Records for the task Block Start
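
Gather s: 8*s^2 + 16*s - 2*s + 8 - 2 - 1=8*s^2 + 14*s + 5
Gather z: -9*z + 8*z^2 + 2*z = 8*z^2 - 7*z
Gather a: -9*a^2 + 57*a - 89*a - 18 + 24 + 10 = -9*a^2 - 32*a + 16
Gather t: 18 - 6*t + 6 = 24 - 6*t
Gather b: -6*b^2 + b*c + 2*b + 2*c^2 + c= -6*b^2 + b*(c + 2) + 2*c^2 + c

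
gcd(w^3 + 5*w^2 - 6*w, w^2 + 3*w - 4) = w - 1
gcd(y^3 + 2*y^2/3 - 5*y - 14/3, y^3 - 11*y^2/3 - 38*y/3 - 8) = y + 1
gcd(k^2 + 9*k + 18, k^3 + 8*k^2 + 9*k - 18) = k^2 + 9*k + 18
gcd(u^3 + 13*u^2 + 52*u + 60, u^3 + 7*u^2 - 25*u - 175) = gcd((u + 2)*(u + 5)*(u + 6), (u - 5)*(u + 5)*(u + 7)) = u + 5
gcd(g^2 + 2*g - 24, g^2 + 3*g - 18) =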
Records for the task Block End
● **Instructions to follow**: What is needed is an exact copy of the lines from the one containing "Gather t: 18 - 6*t + 6 = 24 - 6*t" through the last line of the records above, both included.

● **Written reply**:
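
Gather t: 18 - 6*t + 6 = 24 - 6*t
Gather b: -6*b^2 + b*c + 2*b + 2*c^2 + c= -6*b^2 + b*(c + 2) + 2*c^2 + c

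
gcd(w^3 + 5*w^2 - 6*w, w^2 + 3*w - 4) = w - 1
gcd(y^3 + 2*y^2/3 - 5*y - 14/3, y^3 - 11*y^2/3 - 38*y/3 - 8) = y + 1
gcd(k^2 + 9*k + 18, k^3 + 8*k^2 + 9*k - 18) = k^2 + 9*k + 18
gcd(u^3 + 13*u^2 + 52*u + 60, u^3 + 7*u^2 - 25*u - 175) = gcd((u + 2)*(u + 5)*(u + 6), (u - 5)*(u + 5)*(u + 7)) = u + 5
gcd(g^2 + 2*g - 24, g^2 + 3*g - 18) =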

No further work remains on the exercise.